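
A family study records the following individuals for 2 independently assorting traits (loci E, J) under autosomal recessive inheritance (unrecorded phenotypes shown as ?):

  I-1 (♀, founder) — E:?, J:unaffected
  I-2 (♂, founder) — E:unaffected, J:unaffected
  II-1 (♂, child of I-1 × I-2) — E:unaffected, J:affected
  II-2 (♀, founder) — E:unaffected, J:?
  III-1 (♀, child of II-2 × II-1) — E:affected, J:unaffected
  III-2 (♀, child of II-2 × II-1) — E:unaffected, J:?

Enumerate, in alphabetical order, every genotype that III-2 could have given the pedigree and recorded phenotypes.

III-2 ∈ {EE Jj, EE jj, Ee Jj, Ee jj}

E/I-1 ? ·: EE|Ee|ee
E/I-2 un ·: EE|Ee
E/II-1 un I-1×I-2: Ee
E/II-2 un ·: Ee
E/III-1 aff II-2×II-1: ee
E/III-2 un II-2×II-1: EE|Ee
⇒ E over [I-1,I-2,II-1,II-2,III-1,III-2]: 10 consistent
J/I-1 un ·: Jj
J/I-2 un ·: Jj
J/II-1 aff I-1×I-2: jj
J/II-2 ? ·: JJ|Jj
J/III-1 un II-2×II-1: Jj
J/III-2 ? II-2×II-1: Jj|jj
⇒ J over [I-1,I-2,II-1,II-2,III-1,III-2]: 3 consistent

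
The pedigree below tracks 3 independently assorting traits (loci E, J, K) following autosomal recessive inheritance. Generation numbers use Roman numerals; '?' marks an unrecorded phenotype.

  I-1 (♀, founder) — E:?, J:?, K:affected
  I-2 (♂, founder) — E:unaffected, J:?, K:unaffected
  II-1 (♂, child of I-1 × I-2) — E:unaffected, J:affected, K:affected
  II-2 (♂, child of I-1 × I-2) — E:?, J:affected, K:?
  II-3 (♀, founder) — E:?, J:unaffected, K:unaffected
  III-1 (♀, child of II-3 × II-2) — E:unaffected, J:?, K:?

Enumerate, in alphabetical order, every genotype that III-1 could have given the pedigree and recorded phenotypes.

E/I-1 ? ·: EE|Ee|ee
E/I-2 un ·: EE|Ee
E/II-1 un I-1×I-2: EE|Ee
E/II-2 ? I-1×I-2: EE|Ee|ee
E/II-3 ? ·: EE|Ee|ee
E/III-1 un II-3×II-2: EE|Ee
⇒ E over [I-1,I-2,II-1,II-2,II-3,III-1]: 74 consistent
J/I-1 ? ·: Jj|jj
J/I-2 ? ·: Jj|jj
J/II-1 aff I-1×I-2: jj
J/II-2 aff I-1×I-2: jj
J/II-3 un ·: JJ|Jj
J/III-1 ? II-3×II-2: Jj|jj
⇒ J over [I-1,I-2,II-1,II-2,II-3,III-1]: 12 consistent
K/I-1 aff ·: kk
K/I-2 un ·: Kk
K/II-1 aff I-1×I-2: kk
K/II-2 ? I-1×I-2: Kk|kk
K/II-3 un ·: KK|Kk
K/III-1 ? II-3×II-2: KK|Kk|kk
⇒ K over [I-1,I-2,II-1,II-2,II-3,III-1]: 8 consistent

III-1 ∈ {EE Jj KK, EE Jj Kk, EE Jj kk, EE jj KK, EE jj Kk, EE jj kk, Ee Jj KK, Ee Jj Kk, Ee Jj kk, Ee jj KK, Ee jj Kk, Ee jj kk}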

The task: Lines after the one containing "III-2 (♀, child" are not part of the task. Output the entries exactly from their first line through that one.

Task solution:
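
A family study records the following individuals for 2 independently assorting traits (loci E, J) under autosomal recessive inheritance (unrecorded phenotypes shown as ?):

  I-1 (♀, founder) — E:?, J:unaffected
  I-2 (♂, founder) — E:unaffected, J:unaffected
  II-1 (♂, child of I-1 × I-2) — E:unaffected, J:affected
  II-2 (♀, founder) — E:unaffected, J:?
  III-1 (♀, child of II-2 × II-1) — E:affected, J:unaffected
  III-2 (♀, child of II-2 × II-1) — E:unaffected, J:?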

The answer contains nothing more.